Stored dataset items:
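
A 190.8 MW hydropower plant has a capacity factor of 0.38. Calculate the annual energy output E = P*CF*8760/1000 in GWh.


E = 190.8 * 0.38 * 8760 / 1000 = 635.1350 GWh


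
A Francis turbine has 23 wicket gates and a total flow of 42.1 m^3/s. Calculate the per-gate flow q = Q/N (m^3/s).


q = 42.1 / 23 = 1.8304 m^3/s


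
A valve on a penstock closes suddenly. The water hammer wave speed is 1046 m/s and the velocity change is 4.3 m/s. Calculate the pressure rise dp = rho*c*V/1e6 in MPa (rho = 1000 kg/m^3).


dp = 1000 * 1046 * 4.3 / 1e6 = 4.4978 MPa


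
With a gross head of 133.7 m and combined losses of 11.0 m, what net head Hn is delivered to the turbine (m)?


Hn = 133.7 - 11.0 = 122.7000 m


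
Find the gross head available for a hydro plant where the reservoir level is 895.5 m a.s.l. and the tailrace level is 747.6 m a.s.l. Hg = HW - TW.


Hg = 895.5 - 747.6 = 147.9000 m


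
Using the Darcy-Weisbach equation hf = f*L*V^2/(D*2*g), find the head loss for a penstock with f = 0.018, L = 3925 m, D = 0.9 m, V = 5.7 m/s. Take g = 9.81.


hf = 0.018 * 3925 * 5.7^2 / (0.9 * 2 * 9.81) = 129.9931 m


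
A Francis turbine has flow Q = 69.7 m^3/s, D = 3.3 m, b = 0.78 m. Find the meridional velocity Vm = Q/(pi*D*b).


Vm = 69.7 / (pi * 3.3 * 0.78) = 8.6193 m/s


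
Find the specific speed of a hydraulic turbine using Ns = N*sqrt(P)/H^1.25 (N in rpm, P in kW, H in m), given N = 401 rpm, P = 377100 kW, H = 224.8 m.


Ns = 401 * 377100^0.5 / 224.8^1.25 = 282.8963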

Work order: Please print exactly the lines of the entries above, beginning with the line that contains "Find the specific" and ending with the last line.

Written reply:
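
Find the specific speed of a hydraulic turbine using Ns = N*sqrt(P)/H^1.25 (N in rpm, P in kW, H in m), given N = 401 rpm, P = 377100 kW, H = 224.8 m.


Ns = 401 * 377100^0.5 / 224.8^1.25 = 282.8963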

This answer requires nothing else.